====== Data extracts

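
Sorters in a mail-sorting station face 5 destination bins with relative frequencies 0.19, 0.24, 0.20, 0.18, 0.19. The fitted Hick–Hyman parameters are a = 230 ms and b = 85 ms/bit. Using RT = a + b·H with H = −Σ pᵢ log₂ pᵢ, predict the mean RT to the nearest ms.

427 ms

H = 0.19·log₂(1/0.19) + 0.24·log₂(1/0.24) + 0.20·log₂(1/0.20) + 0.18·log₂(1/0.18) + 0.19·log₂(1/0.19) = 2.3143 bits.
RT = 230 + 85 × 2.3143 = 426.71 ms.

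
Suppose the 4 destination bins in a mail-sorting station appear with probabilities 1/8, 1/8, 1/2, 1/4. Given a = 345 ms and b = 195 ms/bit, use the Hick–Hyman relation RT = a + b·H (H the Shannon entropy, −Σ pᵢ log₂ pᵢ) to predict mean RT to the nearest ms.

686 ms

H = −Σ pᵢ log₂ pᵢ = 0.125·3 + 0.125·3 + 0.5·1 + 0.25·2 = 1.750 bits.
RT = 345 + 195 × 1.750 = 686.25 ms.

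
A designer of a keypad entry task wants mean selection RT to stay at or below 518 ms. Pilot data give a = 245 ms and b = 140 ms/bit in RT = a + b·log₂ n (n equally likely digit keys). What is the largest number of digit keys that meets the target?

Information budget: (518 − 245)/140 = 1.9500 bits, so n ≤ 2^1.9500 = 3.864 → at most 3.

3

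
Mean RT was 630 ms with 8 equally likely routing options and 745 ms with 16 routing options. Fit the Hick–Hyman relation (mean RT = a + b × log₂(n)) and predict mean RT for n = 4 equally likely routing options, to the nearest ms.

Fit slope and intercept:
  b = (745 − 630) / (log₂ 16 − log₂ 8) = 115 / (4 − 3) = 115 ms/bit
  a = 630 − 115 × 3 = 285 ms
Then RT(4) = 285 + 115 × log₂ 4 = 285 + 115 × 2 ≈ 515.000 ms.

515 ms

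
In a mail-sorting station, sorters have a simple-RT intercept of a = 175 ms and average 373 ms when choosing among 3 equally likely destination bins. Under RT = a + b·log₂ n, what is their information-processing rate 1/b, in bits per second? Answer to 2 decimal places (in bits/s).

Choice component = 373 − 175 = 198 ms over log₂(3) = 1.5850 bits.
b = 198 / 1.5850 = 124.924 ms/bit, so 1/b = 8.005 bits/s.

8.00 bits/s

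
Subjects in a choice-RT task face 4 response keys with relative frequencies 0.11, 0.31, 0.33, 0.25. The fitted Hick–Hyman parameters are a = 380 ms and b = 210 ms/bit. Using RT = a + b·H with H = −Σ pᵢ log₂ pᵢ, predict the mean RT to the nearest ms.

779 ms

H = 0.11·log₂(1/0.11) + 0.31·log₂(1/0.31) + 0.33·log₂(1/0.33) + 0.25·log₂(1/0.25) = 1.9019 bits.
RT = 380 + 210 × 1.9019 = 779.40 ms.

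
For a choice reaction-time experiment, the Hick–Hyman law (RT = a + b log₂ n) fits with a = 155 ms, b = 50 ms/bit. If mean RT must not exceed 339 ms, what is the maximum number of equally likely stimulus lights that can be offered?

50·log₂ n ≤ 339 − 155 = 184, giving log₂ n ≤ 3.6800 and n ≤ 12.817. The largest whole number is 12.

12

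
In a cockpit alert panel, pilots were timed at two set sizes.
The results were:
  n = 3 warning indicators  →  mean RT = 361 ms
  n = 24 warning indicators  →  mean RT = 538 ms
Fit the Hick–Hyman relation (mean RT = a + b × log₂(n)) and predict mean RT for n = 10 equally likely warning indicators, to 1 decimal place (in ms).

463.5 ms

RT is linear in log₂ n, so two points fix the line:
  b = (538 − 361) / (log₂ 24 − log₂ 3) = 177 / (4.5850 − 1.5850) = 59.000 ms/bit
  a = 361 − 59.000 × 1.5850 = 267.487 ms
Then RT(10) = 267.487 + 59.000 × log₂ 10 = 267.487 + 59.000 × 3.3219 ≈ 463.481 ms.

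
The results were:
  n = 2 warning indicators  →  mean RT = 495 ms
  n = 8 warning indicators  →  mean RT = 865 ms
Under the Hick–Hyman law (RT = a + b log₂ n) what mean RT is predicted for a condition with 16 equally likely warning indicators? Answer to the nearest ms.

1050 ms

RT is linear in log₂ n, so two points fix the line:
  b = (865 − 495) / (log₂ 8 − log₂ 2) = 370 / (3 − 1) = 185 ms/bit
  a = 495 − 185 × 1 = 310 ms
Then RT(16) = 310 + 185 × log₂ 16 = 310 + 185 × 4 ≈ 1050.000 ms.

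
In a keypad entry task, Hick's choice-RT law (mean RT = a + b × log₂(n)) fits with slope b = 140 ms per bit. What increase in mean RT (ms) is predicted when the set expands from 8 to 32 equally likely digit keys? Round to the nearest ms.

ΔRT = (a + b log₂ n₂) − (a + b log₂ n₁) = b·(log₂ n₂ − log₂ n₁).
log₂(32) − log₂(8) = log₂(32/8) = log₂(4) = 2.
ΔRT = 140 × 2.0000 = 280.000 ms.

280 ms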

============

> _Problem to work on_
Would you write out all of the data again, unchanged?

> _Answer for the task_
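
Sorters in a mail-sorting station face 5 destination bins with relative frequencies 0.19, 0.24, 0.20, 0.18, 0.19. The fitted Hick–Hyman parameters are a = 230 ms and b = 85 ms/bit. Using RT = a + b·H with H = −Σ pᵢ log₂ pᵢ, predict the mean RT to the nearest ms.

427 ms

H = 0.19·log₂(1/0.19) + 0.24·log₂(1/0.24) + 0.20·log₂(1/0.20) + 0.18·log₂(1/0.18) + 0.19·log₂(1/0.19) = 2.3143 bits.
RT = 230 + 85 × 2.3143 = 426.71 ms.

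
Suppose the 4 destination bins in a mail-sorting station appear with probabilities 1/8, 1/8, 1/2, 1/4. Given a = 345 ms and b = 195 ms/bit, use the Hick–Hyman relation RT = a + b·H (H the Shannon entropy, −Σ pᵢ log₂ pᵢ) to predict mean RT to the nearest ms.

686 ms

H = −Σ pᵢ log₂ pᵢ = 0.125·3 + 0.125·3 + 0.5·1 + 0.25·2 = 1.750 bits.
RT = 345 + 195 × 1.750 = 686.25 ms.

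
A designer of a keypad entry task wants mean selection RT to stay at or below 518 ms. Pilot data give a = 245 ms and b = 140 ms/bit in RT = a + b·log₂ n (n equally likely digit keys). What is the largest number of digit keys that meets the target?

Information budget: (518 − 245)/140 = 1.9500 bits, so n ≤ 2^1.9500 = 3.864 → at most 3.

3

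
Mean RT was 630 ms with 8 equally likely routing options and 745 ms with 16 routing options. Fit the Hick–Hyman relation (mean RT = a + b × log₂(n)) and predict mean RT for n = 4 equally likely routing options, to the nearest ms.

Fit slope and intercept:
  b = (745 − 630) / (log₂ 16 − log₂ 8) = 115 / (4 − 3) = 115 ms/bit
  a = 630 − 115 × 3 = 285 ms
Then RT(4) = 285 + 115 × log₂ 4 = 285 + 115 × 2 ≈ 515.000 ms.

515 ms

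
In a mail-sorting station, sorters have a simple-RT intercept of a = 175 ms and average 373 ms when choosing among 3 equally likely destination bins. Under RT = a + b·log₂ n, what is their information-processing rate 1/b, in bits per second? Answer to 2 decimal places (in bits/s).

Choice component = 373 − 175 = 198 ms over log₂(3) = 1.5850 bits.
b = 198 / 1.5850 = 124.924 ms/bit, so 1/b = 8.005 bits/s.

8.00 bits/s

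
Subjects in a choice-RT task face 4 response keys with relative frequencies 0.11, 0.31, 0.33, 0.25. The fitted Hick–Hyman parameters are a = 380 ms and b = 210 ms/bit. Using RT = a + b·H with H = −Σ pᵢ log₂ pᵢ, predict the mean RT to the nearest ms.

779 ms

H = 0.11·log₂(1/0.11) + 0.31·log₂(1/0.31) + 0.33·log₂(1/0.33) + 0.25·log₂(1/0.25) = 1.9019 bits.
RT = 380 + 210 × 1.9019 = 779.40 ms.

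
For a choice reaction-time experiment, the Hick–Hyman law (RT = a + b log₂ n) fits with a = 155 ms, b = 50 ms/bit. If mean RT must not exceed 339 ms, what is the maximum number of equally likely stimulus lights that can be offered?

50·log₂ n ≤ 339 − 155 = 184, giving log₂ n ≤ 3.6800 and n ≤ 12.817. The largest whole number is 12.

12

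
In a cockpit alert panel, pilots were timed at two set sizes.
The results were:
  n = 3 warning indicators  →  mean RT = 361 ms
  n = 24 warning indicators  →  mean RT = 538 ms
Fit the Hick–Hyman relation (mean RT = a + b × log₂(n)) and predict mean RT for n = 10 equally likely warning indicators, to 1 decimal place (in ms).

463.5 ms

RT is linear in log₂ n, so two points fix the line:
  b = (538 − 361) / (log₂ 24 − log₂ 3) = 177 / (4.5850 − 1.5850) = 59.000 ms/bit
  a = 361 − 59.000 × 1.5850 = 267.487 ms
Then RT(10) = 267.487 + 59.000 × log₂ 10 = 267.487 + 59.000 × 3.3219 ≈ 463.481 ms.

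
The results were:
  n = 2 warning indicators  →  mean RT = 495 ms
  n = 8 warning indicators  →  mean RT = 865 ms
Under the Hick–Hyman law (RT = a + b log₂ n) what mean RT is predicted for a condition with 16 equally likely warning indicators? Answer to the nearest ms.

1050 ms

RT is linear in log₂ n, so two points fix the line:
  b = (865 − 495) / (log₂ 8 − log₂ 2) = 370 / (3 − 1) = 185 ms/bit
  a = 495 − 185 × 1 = 310 ms
Then RT(16) = 310 + 185 × log₂ 16 = 310 + 185 × 4 ≈ 1050.000 ms.

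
In a keypad entry task, Hick's choice-RT law (mean RT = a + b × log₂(n)) fits with slope b = 140 ms per bit. What increase in mean RT (ms) is predicted when the set expands from 8 to 32 equally likely digit keys? Round to the nearest ms.

ΔRT = (a + b log₂ n₂) − (a + b log₂ n₁) = b·(log₂ n₂ − log₂ n₁).
log₂(32) − log₂(8) = log₂(32/8) = log₂(4) = 2.
ΔRT = 140 × 2.0000 = 280.000 ms.

280 ms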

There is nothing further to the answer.